**WHAT YOU NEED TO DO**
Word for word, restate each entry that appears below.

**RECORDS SHOWN**
·····
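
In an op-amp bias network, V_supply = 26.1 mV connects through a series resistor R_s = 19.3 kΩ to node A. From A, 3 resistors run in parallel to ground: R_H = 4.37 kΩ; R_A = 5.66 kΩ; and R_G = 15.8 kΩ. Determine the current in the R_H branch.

Parallel bank: R_p = 1/(1/4.37 + 1/5.66 + 1/15.8) = 2.133 kΩ.
Node voltage V_A = V_supply · R_p/(R_s + R_p) = 26.1 × 0.09952 = 2.598 mV.
Branch current I = V_A/R_H = 2.598/4.37 = 0.5944 µA.

I ≈ 0.594 µA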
·····
**TASK OUTPUT**
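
In an op-amp bias network, V_supply = 26.1 mV connects through a series resistor R_s = 19.3 kΩ to node A. From A, 3 resistors run in parallel to ground: R_H = 4.37 kΩ; R_A = 5.66 kΩ; and R_G = 15.8 kΩ. Determine the current in the R_H branch.

Parallel bank: R_p = 1/(1/4.37 + 1/5.66 + 1/15.8) = 2.133 kΩ.
Node voltage V_A = V_supply · R_p/(R_s + R_p) = 26.1 × 0.09952 = 2.598 mV.
Branch current I = V_A/R_H = 2.598/4.37 = 0.5944 µA.

I ≈ 0.594 µA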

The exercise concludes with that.